** What needs to be done **
Begin at the line below that contains "Express (560 - 276p" and write out every line from there to the end of the entries, exactly.

** The input **
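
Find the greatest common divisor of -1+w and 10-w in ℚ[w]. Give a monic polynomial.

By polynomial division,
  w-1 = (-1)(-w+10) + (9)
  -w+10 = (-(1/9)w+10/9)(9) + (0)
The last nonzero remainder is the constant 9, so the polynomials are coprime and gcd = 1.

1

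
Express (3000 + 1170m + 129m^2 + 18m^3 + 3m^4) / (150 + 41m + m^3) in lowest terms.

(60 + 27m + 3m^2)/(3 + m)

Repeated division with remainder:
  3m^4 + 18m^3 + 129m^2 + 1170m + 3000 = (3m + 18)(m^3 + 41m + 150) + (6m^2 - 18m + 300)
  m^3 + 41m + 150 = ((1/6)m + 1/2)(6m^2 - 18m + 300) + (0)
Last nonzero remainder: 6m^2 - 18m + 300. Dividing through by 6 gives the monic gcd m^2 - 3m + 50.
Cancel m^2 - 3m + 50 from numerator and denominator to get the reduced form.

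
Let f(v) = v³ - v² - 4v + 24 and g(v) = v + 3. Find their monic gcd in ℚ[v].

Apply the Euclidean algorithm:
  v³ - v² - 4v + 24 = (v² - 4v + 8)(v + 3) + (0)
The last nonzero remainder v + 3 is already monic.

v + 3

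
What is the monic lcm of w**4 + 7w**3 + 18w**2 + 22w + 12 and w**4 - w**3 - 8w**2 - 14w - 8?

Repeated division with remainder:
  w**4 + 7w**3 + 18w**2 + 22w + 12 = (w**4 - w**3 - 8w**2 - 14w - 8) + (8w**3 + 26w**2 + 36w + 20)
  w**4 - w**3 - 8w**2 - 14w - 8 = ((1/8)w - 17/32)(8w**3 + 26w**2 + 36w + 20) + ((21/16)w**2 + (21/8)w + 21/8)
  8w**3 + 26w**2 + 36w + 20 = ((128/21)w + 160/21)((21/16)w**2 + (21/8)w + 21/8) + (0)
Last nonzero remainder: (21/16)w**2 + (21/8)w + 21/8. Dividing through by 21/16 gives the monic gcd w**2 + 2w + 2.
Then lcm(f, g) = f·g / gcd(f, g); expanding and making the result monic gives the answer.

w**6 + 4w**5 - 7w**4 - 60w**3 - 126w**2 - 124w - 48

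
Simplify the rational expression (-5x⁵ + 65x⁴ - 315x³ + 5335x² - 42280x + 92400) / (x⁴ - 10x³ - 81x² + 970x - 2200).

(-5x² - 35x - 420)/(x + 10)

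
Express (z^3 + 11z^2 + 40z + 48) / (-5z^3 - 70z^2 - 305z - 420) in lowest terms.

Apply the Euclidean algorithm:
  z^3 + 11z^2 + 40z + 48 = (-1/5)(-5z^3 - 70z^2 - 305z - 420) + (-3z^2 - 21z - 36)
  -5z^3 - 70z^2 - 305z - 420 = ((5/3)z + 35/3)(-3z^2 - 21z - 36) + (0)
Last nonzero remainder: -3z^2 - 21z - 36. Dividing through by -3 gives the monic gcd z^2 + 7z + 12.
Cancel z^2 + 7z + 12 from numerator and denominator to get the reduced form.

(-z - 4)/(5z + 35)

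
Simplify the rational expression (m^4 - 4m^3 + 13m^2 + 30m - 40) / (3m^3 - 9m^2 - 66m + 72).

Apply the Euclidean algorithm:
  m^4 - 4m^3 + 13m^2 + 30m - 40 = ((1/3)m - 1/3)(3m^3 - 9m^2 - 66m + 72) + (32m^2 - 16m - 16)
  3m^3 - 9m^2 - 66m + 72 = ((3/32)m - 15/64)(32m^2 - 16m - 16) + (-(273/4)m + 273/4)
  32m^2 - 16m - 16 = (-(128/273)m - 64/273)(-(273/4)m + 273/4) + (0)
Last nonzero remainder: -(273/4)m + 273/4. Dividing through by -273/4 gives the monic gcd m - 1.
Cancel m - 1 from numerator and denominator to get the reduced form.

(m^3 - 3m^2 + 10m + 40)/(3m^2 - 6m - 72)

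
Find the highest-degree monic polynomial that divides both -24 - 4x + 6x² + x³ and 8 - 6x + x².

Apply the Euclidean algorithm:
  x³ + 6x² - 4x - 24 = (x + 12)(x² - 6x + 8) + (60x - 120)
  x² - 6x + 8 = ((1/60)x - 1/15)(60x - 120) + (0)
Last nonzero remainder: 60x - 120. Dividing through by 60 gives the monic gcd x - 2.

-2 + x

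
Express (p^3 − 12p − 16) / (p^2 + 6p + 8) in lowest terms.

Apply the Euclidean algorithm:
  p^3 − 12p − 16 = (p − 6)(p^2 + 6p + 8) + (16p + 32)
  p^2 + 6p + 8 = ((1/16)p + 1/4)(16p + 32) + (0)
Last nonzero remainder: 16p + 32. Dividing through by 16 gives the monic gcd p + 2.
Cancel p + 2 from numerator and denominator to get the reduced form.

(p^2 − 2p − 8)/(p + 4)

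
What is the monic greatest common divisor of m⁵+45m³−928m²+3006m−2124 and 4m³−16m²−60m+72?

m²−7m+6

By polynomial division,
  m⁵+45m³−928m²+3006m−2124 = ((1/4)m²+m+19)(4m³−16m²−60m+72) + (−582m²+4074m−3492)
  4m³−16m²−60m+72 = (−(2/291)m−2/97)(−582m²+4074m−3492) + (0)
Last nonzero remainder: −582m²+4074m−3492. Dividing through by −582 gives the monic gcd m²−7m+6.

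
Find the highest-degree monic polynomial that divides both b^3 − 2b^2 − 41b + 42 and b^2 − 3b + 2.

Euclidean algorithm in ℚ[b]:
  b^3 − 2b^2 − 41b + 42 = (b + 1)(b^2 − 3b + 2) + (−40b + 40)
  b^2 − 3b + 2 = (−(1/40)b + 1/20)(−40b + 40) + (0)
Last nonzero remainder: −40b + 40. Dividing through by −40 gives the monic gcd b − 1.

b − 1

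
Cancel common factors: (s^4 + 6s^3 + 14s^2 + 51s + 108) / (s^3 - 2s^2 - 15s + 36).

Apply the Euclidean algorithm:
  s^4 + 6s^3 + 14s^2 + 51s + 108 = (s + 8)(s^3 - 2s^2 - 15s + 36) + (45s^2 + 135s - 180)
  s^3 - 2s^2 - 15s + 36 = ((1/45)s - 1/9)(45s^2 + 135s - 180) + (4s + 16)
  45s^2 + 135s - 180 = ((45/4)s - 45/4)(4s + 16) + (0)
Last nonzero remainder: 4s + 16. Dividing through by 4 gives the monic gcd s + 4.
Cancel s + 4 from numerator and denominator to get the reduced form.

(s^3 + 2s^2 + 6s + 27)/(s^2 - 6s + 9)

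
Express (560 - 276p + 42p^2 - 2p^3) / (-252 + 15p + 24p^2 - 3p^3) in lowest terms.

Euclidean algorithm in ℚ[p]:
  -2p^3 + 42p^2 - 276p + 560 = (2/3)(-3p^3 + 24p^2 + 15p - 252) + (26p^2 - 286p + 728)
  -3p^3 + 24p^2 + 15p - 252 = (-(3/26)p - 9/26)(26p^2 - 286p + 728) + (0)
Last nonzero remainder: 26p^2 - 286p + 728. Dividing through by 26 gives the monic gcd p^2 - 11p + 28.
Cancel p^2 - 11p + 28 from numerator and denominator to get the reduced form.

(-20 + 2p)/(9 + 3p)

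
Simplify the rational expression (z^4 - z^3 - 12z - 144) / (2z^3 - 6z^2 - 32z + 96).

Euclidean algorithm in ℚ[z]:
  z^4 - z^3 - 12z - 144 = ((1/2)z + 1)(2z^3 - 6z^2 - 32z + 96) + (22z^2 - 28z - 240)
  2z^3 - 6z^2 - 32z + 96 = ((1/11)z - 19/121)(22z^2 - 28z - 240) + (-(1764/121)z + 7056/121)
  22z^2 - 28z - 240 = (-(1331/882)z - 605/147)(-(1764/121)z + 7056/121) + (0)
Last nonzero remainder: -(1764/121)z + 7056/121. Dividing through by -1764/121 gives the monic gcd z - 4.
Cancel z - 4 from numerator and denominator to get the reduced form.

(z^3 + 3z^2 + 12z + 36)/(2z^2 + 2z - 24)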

** Task response **
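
Express (560 - 276p + 42p^2 - 2p^3) / (-252 + 15p + 24p^2 - 3p^3) in lowest terms.

Euclidean algorithm in ℚ[p]:
  -2p^3 + 42p^2 - 276p + 560 = (2/3)(-3p^3 + 24p^2 + 15p - 252) + (26p^2 - 286p + 728)
  -3p^3 + 24p^2 + 15p - 252 = (-(3/26)p - 9/26)(26p^2 - 286p + 728) + (0)
Last nonzero remainder: 26p^2 - 286p + 728. Dividing through by 26 gives the monic gcd p^2 - 11p + 28.
Cancel p^2 - 11p + 28 from numerator and denominator to get the reduced form.

(-20 + 2p)/(9 + 3p)

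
Simplify the rational expression (z^4 - z^3 - 12z - 144) / (2z^3 - 6z^2 - 32z + 96).

Euclidean algorithm in ℚ[z]:
  z^4 - z^3 - 12z - 144 = ((1/2)z + 1)(2z^3 - 6z^2 - 32z + 96) + (22z^2 - 28z - 240)
  2z^3 - 6z^2 - 32z + 96 = ((1/11)z - 19/121)(22z^2 - 28z - 240) + (-(1764/121)z + 7056/121)
  22z^2 - 28z - 240 = (-(1331/882)z - 605/147)(-(1764/121)z + 7056/121) + (0)
Last nonzero remainder: -(1764/121)z + 7056/121. Dividing through by -1764/121 gives the monic gcd z - 4.
Cancel z - 4 from numerator and denominator to get the reduced form.

(z^3 + 3z^2 + 12z + 36)/(2z^2 + 2z - 24)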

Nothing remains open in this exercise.